◆ Saved entries
⟨
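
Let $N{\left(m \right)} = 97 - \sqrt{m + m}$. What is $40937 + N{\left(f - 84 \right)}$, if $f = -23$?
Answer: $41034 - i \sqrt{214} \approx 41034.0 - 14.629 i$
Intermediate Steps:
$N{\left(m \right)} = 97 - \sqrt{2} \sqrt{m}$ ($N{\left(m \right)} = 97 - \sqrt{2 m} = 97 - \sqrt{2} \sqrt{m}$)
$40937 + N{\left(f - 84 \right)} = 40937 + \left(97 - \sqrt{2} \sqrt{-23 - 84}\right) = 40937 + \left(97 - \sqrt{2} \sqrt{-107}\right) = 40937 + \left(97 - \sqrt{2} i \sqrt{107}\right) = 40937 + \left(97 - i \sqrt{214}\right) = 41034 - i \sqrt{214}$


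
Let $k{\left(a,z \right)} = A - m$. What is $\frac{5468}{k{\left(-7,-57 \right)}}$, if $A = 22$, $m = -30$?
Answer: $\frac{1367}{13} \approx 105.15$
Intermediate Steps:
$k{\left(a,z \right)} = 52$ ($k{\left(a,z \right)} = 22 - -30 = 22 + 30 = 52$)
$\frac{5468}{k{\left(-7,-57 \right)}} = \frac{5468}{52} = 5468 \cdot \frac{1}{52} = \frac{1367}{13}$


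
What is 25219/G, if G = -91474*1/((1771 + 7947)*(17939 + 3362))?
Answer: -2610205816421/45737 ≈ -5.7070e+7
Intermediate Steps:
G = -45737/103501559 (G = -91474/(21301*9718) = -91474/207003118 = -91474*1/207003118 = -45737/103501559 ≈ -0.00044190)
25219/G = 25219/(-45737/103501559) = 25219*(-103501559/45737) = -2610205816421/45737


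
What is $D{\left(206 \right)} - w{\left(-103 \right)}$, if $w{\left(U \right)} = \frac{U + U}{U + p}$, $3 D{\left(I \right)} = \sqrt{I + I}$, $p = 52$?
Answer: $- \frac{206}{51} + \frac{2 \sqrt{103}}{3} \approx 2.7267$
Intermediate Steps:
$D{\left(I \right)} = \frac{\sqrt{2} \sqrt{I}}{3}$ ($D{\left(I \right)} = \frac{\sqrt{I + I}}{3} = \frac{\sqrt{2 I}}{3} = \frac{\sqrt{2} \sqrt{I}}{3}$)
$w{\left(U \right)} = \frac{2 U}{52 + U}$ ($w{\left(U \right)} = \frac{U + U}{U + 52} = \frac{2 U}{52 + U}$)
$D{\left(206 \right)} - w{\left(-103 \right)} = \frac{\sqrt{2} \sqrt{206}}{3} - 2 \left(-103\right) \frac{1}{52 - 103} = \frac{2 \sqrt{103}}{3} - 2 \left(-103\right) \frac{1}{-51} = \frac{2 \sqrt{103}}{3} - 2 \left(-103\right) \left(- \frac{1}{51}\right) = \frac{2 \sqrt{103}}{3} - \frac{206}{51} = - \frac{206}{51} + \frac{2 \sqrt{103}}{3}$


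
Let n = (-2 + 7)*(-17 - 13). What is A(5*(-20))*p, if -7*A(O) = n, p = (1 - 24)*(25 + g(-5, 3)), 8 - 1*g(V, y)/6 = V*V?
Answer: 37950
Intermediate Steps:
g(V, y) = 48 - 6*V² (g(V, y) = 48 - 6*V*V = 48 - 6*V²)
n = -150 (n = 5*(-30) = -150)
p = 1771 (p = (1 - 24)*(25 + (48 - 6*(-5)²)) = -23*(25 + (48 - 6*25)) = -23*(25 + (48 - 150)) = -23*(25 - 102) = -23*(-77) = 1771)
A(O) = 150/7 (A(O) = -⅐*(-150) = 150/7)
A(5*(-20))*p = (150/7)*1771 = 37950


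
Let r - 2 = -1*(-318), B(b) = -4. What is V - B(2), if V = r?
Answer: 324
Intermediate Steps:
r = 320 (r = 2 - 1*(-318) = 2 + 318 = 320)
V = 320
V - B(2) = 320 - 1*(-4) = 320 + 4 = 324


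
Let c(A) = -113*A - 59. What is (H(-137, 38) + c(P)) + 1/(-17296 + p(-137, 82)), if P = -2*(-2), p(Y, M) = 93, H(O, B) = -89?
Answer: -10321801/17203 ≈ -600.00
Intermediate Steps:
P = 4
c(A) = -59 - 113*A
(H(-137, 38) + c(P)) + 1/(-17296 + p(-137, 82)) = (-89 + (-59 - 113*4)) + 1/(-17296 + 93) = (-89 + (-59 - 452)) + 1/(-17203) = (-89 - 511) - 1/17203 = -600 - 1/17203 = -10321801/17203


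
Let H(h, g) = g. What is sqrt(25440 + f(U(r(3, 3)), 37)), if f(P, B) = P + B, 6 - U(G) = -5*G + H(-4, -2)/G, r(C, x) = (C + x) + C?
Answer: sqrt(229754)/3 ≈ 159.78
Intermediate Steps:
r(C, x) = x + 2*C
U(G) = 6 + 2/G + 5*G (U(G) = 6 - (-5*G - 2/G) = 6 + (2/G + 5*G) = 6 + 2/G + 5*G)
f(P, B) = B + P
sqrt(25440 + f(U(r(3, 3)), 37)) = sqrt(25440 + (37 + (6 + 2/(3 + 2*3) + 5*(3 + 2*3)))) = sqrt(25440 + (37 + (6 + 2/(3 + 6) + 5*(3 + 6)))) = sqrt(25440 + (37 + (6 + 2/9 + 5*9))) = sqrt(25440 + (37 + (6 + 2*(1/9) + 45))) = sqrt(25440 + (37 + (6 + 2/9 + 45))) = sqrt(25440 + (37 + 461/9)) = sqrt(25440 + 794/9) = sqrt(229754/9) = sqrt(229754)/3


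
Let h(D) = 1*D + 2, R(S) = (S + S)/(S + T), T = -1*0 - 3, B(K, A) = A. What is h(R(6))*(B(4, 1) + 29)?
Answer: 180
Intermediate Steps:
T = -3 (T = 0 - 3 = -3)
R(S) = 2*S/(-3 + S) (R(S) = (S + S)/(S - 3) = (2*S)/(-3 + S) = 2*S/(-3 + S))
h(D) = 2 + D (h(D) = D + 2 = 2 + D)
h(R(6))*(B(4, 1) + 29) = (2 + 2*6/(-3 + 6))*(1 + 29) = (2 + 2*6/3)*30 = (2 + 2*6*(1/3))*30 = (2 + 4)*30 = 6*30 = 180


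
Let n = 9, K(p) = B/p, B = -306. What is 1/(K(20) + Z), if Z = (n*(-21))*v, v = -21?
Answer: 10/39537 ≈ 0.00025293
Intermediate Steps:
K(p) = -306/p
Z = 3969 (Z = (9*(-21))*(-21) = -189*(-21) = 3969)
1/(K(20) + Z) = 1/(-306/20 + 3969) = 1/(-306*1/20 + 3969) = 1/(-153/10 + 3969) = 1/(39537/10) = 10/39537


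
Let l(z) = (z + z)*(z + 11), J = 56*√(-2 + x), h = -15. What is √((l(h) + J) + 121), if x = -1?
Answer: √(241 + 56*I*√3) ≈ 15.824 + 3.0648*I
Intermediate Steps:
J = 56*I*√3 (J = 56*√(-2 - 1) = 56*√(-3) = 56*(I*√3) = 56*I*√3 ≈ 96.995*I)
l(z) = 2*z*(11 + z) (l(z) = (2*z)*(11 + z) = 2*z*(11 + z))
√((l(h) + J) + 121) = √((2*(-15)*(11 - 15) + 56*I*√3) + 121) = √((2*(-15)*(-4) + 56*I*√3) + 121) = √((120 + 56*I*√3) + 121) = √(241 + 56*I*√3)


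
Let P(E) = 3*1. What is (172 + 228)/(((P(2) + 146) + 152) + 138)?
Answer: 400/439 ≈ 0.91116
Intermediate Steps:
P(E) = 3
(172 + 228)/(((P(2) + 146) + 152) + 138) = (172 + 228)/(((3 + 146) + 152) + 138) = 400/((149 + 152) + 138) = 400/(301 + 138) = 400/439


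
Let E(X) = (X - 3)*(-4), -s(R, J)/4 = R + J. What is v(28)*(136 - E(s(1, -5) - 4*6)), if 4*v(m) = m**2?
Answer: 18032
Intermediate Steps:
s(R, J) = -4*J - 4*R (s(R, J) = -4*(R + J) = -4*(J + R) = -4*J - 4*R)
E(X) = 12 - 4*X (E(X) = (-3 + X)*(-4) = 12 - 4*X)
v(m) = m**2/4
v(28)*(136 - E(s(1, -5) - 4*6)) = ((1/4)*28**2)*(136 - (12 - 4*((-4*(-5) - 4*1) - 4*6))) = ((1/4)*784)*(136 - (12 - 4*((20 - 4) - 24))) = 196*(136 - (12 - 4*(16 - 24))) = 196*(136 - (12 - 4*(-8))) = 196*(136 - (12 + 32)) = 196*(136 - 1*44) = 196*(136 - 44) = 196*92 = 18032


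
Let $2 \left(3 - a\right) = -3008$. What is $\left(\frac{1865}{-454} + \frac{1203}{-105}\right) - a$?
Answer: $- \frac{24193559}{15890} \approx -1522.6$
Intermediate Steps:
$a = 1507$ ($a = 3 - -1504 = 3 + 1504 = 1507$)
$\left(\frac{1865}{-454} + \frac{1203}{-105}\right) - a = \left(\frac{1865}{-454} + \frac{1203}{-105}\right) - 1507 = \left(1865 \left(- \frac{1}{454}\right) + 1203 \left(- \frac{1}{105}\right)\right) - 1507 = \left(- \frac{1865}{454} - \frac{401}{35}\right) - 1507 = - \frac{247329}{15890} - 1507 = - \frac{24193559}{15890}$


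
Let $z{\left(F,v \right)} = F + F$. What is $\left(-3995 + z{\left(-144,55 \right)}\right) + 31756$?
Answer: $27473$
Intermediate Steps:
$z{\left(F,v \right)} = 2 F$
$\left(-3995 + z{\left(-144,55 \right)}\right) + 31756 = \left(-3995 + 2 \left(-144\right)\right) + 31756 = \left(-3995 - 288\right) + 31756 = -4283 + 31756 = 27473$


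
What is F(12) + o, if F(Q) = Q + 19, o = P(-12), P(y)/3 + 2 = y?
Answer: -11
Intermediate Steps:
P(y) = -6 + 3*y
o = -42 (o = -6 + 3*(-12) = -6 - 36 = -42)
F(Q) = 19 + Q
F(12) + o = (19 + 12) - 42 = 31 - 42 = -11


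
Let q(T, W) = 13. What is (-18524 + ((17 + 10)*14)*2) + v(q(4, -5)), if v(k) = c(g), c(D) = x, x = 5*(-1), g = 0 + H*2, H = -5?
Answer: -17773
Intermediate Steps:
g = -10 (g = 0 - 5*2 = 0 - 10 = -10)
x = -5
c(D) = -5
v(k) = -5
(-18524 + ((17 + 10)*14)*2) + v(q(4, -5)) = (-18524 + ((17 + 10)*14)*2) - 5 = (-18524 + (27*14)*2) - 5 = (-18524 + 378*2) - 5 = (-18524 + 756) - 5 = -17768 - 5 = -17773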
⟩
◆ Action item
The task here is to output the line with "Answer: -11" and all lines after it to the end of the records above, exactly and only those.

◆ Task response
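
Answer: -11
Intermediate Steps:
P(y) = -6 + 3*y
o = -42 (o = -6 + 3*(-12) = -6 - 36 = -42)
F(Q) = 19 + Q
F(12) + o = (19 + 12) - 42 = 31 - 42 = -11


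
Let q(T, W) = 13. What is (-18524 + ((17 + 10)*14)*2) + v(q(4, -5)), if v(k) = c(g), c(D) = x, x = 5*(-1), g = 0 + H*2, H = -5?
Answer: -17773
Intermediate Steps:
g = -10 (g = 0 - 5*2 = 0 - 10 = -10)
x = -5
c(D) = -5
v(k) = -5
(-18524 + ((17 + 10)*14)*2) + v(q(4, -5)) = (-18524 + ((17 + 10)*14)*2) - 5 = (-18524 + (27*14)*2) - 5 = (-18524 + 378*2) - 5 = (-18524 + 756) - 5 = -17768 - 5 = -17773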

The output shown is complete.